**WORK TASK:**
What is needed is an exact copy of the lines in the listing below, from the one with "Initial concentrations: [X]₀ = 0.05345" up to and including the one with "(1) change container volume by factor 0.5", with no other lines.

**PROVIDED DATA:**
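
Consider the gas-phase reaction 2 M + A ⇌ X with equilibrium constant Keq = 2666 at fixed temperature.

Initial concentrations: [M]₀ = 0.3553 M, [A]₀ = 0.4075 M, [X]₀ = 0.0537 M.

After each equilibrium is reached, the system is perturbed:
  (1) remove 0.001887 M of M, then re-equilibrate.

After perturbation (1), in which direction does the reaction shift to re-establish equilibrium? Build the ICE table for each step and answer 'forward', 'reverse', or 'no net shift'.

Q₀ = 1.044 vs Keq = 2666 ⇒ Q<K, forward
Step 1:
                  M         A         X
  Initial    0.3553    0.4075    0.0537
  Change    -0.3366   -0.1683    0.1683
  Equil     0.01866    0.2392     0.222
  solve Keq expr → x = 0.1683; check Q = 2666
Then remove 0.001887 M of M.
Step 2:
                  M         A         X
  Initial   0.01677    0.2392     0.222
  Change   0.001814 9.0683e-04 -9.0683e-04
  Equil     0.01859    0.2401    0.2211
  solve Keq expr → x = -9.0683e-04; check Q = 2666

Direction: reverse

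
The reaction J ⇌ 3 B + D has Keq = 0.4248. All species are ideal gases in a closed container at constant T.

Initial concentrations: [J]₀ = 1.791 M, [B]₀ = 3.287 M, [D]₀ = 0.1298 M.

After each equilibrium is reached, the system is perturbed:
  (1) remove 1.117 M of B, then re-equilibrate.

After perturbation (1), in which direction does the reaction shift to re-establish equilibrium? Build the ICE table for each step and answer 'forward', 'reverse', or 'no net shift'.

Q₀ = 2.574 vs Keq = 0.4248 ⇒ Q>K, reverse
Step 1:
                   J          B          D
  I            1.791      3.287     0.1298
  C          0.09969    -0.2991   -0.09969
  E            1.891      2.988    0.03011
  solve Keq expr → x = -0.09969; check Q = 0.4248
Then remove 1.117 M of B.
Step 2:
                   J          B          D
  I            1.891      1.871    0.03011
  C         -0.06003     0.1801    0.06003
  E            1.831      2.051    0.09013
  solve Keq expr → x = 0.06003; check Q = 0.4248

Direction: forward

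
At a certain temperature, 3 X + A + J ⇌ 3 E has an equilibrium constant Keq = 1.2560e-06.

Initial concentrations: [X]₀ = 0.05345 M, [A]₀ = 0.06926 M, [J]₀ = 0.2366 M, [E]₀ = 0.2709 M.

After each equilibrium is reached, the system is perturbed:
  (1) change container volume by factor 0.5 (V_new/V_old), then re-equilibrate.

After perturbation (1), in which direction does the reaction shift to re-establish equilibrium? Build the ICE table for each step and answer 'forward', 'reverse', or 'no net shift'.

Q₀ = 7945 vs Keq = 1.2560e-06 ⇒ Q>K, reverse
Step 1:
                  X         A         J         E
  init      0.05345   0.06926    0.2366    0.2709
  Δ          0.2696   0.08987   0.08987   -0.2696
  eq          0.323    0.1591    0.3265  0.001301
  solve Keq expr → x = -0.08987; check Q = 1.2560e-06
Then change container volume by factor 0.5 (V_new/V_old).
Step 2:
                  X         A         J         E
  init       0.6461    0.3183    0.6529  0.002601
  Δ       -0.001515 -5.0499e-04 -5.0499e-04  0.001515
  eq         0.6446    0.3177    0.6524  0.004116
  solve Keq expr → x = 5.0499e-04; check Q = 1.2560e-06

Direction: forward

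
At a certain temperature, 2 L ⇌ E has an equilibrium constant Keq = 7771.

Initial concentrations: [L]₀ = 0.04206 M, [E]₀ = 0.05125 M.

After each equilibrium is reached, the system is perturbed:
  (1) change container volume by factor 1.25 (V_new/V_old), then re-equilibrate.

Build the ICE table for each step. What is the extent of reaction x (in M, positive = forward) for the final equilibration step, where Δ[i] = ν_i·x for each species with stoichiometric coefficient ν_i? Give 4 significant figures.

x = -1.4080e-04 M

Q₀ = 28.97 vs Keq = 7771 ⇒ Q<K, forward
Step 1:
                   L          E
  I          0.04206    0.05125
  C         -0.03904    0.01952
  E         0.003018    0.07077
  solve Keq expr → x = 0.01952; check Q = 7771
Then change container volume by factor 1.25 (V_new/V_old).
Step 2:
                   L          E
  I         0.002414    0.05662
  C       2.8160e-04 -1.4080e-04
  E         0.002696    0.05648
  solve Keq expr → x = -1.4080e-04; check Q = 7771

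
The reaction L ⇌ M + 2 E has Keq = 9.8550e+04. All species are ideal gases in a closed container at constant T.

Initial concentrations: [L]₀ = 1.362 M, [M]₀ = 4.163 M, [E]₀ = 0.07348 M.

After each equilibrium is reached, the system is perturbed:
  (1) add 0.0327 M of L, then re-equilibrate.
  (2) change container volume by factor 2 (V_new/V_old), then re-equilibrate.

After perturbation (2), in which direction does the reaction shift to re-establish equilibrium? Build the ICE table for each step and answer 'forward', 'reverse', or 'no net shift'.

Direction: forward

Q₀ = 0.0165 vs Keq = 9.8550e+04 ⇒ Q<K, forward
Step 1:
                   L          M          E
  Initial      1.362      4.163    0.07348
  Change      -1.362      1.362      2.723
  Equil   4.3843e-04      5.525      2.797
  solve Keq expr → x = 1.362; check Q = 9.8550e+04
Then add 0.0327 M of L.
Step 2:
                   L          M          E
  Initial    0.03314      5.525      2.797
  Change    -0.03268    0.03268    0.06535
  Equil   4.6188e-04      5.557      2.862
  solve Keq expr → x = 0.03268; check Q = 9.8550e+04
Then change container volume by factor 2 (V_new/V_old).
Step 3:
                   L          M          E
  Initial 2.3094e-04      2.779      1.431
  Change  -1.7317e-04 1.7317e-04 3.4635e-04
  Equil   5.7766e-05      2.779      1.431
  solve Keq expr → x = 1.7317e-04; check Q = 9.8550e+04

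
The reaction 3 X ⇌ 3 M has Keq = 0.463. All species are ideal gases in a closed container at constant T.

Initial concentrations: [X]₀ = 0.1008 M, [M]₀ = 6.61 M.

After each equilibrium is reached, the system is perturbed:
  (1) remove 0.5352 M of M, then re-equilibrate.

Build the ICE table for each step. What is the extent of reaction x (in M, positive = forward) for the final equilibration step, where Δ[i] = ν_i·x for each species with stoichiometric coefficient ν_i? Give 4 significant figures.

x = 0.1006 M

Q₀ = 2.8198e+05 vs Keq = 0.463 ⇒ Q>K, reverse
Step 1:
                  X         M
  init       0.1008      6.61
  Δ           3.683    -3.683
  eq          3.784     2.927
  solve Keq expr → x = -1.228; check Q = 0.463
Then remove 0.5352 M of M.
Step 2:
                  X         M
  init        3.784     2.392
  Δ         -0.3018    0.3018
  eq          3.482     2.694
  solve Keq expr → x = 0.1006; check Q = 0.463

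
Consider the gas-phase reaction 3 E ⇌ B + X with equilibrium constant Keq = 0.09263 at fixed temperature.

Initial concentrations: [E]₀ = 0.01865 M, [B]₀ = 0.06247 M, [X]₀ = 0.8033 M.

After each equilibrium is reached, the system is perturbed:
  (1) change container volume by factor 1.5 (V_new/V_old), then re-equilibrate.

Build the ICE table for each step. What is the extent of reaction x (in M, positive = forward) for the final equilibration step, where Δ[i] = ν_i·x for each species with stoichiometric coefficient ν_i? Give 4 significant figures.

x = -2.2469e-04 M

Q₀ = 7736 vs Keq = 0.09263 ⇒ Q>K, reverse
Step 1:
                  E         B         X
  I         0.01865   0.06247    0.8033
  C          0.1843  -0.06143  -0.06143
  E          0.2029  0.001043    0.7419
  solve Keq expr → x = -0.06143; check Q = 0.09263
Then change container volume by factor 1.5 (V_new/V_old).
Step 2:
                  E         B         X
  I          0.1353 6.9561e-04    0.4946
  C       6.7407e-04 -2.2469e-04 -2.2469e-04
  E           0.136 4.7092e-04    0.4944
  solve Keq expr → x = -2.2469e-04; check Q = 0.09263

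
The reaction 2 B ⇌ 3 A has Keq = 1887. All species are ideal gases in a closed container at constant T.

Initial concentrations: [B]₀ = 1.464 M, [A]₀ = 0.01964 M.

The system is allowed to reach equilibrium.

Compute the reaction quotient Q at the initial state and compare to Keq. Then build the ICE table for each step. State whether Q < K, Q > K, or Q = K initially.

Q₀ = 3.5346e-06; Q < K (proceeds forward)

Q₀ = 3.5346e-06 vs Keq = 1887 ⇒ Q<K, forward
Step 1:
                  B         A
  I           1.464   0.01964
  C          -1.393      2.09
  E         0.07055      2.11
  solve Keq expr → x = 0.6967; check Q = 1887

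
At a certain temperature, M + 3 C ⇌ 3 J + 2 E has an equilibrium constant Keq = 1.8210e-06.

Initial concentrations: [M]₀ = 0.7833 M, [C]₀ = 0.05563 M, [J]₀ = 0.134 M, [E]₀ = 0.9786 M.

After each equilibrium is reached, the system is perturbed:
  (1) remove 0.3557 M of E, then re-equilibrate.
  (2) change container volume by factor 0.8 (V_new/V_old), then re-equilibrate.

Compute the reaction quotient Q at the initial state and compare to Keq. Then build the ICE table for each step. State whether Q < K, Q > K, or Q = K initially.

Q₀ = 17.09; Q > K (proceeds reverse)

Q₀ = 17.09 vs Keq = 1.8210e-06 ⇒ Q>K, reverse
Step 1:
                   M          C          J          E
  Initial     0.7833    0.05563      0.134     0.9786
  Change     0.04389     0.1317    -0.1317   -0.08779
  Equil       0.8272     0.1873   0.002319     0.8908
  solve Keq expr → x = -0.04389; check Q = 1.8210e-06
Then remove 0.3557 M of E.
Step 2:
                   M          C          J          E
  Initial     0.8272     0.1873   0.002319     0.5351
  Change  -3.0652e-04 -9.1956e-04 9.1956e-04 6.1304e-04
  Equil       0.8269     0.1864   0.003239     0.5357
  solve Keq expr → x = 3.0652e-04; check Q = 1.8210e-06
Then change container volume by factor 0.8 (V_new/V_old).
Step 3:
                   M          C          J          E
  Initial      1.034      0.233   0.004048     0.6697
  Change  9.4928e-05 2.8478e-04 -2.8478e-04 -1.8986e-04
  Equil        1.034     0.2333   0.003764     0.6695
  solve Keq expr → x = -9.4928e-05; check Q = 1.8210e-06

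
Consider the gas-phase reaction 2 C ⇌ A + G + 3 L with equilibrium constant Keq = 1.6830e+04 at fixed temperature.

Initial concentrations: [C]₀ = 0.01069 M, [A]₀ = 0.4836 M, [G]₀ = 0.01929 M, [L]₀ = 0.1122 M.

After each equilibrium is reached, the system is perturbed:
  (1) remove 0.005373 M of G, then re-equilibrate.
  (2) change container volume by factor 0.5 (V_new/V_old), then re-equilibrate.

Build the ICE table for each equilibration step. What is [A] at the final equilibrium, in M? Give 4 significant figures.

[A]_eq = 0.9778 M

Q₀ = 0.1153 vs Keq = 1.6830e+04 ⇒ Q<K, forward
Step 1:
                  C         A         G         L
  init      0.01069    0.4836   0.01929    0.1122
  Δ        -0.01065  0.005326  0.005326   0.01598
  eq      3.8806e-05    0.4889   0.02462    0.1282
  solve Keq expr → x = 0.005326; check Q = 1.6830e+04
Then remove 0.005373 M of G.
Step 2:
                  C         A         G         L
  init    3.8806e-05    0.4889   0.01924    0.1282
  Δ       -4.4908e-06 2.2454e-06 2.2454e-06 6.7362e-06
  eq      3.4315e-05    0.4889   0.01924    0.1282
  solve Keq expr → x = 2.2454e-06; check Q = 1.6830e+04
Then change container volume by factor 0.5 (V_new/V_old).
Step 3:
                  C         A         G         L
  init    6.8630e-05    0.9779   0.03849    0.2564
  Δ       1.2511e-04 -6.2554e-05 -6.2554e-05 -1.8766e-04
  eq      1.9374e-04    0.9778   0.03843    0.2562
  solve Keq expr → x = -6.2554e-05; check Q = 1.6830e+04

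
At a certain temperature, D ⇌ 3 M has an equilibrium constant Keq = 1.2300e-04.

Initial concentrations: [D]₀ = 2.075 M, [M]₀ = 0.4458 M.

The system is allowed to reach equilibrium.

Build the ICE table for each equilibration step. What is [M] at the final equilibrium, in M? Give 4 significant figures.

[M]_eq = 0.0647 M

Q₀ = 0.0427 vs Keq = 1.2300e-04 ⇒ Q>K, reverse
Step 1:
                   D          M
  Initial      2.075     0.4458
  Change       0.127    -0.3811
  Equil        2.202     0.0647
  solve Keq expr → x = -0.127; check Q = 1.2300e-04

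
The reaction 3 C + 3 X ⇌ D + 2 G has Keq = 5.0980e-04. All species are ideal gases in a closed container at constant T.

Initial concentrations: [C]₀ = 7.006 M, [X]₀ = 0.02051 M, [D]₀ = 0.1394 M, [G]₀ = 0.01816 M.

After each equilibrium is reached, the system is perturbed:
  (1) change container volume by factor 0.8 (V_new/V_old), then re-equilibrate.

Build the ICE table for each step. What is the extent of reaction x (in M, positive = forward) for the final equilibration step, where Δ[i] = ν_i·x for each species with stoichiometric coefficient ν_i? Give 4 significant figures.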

**PROBLEM SOLUTION:**
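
Initial concentrations: [X]₀ = 0.05345 M, [A]₀ = 0.06926 M, [J]₀ = 0.2366 M, [E]₀ = 0.2709 M.

After each equilibrium is reached, the system is perturbed:
  (1) change container volume by factor 0.5 (V_new/V_old), then re-equilibrate.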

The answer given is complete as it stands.